## EXERCISE AIM:
Copy out nothing but the line containing "A long-haul aircraft" and the lines that follow it to the end of the entries, exactly as they stand.

## EXTRACTED RECORDS:
'''

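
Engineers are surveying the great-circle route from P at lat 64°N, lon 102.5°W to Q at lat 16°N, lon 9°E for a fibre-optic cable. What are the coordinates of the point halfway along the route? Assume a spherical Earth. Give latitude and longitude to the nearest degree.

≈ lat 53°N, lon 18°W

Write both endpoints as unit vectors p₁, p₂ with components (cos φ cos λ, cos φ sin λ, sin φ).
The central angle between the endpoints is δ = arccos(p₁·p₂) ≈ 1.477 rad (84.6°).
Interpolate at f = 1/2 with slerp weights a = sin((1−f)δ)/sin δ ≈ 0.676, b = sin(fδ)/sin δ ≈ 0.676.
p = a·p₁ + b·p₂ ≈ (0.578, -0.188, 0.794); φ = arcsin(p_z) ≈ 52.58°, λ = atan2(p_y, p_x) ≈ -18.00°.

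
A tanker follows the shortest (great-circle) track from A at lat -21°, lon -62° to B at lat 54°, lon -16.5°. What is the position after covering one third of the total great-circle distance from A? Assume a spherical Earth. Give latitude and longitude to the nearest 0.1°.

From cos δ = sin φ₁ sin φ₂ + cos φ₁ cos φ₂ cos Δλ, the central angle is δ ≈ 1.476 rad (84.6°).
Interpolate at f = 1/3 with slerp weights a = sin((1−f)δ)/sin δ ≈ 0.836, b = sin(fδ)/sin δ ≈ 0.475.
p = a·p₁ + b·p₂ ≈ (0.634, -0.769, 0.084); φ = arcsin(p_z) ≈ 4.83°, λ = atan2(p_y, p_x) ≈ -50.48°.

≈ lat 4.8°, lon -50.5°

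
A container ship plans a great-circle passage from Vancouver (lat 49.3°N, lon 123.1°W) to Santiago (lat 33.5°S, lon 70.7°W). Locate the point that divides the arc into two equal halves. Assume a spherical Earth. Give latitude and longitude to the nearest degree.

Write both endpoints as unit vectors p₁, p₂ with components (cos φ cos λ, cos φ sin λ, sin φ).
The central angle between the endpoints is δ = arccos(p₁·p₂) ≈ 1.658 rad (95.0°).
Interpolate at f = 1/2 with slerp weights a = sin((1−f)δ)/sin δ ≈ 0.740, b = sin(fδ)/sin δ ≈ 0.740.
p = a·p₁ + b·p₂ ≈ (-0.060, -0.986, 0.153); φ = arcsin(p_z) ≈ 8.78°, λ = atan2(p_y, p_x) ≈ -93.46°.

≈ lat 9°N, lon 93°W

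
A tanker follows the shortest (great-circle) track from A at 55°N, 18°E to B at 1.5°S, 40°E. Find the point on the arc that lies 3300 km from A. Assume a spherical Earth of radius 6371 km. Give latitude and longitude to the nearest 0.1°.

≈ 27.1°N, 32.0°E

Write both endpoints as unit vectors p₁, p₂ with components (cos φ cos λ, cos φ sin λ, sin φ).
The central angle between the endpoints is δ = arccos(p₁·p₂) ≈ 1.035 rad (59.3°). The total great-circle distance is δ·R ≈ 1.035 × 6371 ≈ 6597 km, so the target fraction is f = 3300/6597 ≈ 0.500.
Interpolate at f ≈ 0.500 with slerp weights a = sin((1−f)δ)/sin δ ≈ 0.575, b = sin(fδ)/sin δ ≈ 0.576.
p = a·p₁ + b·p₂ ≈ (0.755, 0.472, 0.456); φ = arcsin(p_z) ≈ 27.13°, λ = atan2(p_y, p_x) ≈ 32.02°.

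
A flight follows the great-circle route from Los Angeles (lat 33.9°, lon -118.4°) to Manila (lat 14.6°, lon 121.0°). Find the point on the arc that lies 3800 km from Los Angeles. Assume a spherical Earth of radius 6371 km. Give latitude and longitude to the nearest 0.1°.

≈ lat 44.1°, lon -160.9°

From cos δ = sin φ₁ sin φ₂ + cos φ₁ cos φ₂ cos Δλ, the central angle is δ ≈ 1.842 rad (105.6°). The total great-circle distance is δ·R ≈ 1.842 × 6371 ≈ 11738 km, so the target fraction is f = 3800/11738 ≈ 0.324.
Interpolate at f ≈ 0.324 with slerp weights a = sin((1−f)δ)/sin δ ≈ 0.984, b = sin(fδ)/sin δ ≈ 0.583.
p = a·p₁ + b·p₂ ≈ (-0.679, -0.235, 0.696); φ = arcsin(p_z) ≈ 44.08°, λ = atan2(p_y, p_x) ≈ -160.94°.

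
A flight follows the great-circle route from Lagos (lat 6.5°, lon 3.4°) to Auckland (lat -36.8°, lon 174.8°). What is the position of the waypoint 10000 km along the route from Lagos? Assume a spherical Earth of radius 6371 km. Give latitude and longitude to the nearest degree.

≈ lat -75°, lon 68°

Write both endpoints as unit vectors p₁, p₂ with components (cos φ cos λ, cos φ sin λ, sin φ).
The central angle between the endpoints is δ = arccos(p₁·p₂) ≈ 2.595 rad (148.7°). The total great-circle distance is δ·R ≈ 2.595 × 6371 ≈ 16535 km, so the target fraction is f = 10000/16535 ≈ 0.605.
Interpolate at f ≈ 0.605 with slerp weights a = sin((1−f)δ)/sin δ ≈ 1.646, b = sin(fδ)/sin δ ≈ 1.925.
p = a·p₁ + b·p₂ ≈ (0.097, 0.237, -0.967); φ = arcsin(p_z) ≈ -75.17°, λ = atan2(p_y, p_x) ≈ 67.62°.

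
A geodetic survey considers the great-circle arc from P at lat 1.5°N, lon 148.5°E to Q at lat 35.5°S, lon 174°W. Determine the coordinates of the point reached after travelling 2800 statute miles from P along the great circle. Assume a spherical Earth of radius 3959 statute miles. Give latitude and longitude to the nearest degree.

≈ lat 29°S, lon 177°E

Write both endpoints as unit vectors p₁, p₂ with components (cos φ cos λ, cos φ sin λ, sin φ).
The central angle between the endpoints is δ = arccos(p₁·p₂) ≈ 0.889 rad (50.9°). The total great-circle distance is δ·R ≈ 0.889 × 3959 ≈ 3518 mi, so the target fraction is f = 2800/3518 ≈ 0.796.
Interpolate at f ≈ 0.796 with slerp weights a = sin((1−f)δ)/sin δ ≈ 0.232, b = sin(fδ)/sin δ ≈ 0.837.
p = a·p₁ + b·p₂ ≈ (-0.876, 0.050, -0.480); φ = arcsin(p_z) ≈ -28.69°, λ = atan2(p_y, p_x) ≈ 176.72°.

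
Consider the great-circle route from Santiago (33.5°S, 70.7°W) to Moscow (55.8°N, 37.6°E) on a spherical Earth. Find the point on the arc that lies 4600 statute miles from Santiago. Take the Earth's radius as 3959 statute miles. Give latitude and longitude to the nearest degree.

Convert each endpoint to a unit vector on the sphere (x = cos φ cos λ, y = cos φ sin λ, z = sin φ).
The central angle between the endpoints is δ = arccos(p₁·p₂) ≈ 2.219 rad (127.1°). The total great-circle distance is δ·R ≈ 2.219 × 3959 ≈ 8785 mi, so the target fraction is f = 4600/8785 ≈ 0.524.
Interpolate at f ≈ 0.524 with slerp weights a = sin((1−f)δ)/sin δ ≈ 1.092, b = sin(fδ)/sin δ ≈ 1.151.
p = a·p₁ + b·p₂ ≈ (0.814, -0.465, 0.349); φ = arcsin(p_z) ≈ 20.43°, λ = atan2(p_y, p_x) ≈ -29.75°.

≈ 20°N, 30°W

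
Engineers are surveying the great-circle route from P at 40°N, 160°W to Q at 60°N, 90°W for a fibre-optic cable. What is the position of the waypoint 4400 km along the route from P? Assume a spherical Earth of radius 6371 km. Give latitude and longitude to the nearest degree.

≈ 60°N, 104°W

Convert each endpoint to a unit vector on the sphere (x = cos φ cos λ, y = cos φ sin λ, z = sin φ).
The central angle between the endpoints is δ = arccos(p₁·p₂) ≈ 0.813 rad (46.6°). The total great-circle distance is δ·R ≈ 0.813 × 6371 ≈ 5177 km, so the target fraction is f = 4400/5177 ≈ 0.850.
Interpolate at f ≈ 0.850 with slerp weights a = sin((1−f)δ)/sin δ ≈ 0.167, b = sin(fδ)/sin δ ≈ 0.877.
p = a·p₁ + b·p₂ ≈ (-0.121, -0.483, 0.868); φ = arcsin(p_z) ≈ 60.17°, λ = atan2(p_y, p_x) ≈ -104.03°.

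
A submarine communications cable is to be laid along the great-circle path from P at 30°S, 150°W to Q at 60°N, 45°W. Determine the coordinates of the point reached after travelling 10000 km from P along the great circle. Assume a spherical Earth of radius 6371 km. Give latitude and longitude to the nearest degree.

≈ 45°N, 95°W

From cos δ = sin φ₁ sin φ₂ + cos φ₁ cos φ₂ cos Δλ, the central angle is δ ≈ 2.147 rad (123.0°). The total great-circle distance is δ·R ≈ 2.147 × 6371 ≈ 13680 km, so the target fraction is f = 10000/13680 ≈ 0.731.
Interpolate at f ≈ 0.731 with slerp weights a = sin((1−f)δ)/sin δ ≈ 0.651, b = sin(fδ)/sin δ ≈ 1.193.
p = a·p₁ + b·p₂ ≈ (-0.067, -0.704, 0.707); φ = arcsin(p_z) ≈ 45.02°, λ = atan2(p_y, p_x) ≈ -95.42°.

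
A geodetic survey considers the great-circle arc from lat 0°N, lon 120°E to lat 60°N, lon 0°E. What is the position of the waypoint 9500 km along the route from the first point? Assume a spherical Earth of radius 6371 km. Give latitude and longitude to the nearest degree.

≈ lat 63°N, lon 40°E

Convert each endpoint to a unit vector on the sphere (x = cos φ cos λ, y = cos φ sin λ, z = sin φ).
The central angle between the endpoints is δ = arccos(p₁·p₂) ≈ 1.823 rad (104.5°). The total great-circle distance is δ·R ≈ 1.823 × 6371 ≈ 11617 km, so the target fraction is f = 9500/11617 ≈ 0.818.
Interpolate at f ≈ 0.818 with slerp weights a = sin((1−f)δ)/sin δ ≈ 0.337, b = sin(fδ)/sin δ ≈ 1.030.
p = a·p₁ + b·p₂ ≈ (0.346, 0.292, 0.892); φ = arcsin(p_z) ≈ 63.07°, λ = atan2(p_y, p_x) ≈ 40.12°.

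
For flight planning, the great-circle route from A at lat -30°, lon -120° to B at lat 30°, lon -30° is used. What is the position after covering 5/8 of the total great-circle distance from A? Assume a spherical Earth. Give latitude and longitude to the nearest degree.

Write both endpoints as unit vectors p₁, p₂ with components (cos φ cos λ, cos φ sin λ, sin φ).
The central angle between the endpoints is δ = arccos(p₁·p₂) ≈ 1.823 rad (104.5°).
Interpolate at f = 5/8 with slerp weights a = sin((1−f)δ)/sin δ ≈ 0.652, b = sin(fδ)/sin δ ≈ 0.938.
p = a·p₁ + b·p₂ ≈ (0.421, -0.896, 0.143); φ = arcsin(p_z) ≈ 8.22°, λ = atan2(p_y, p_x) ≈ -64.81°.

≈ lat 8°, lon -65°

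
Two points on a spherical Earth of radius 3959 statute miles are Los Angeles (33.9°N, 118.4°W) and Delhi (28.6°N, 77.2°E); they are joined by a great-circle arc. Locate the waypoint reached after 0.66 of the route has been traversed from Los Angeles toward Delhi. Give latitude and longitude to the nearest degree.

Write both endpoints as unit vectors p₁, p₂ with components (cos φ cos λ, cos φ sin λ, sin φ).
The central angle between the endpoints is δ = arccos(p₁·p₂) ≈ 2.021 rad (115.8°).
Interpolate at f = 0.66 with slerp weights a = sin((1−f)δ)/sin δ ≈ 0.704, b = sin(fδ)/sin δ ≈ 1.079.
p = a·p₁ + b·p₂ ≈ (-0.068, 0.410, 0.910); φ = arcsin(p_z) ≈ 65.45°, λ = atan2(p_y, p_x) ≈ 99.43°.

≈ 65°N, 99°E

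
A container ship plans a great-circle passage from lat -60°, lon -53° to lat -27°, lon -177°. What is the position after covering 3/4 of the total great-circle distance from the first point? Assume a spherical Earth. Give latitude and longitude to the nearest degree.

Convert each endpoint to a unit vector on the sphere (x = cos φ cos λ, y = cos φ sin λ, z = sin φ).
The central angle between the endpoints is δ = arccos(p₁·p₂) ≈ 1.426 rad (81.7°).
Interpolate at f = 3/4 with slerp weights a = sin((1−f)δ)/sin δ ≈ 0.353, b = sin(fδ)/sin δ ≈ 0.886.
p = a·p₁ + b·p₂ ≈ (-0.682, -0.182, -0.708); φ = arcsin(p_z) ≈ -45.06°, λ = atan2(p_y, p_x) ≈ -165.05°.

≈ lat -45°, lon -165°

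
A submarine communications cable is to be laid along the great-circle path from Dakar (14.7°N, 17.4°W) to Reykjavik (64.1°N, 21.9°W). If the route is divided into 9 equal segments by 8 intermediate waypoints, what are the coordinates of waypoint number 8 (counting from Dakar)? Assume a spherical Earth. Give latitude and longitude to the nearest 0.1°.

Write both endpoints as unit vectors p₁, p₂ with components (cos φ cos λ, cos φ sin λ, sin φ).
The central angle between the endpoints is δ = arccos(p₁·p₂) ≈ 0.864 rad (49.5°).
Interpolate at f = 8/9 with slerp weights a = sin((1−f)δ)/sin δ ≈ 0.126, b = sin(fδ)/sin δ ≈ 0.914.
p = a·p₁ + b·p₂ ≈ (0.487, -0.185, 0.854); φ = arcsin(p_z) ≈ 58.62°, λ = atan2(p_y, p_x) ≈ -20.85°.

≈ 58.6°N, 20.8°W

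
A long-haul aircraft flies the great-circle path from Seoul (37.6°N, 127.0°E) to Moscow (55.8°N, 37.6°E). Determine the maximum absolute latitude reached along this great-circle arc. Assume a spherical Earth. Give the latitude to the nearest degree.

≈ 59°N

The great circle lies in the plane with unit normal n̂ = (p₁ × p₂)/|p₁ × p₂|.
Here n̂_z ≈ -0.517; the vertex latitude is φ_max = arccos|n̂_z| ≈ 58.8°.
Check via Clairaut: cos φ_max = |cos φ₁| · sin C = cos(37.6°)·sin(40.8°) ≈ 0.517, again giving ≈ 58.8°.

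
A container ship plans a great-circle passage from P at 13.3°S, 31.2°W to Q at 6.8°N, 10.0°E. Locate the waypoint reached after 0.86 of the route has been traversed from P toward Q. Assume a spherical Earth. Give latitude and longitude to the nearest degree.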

'''

## REPLY:
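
A long-haul aircraft flies the great-circle path from Seoul (37.6°N, 127.0°E) to Moscow (55.8°N, 37.6°E). Determine the maximum absolute latitude reached along this great-circle arc. Assume a spherical Earth. Give the latitude to the nearest degree.

≈ 59°N

The great circle lies in the plane with unit normal n̂ = (p₁ × p₂)/|p₁ × p₂|.
Here n̂_z ≈ -0.517; the vertex latitude is φ_max = arccos|n̂_z| ≈ 58.8°.
Check via Clairaut: cos φ_max = |cos φ₁| · sin C = cos(37.6°)·sin(40.8°) ≈ 0.517, again giving ≈ 58.8°.

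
A container ship plans a great-circle passage from P at 13.3°S, 31.2°W to Q at 6.8°N, 10.0°E. Locate the waypoint reached after 0.86 of the route has been traversed from P toward Q. Assume a spherical Earth. Give latitude and longitude to the nearest degree.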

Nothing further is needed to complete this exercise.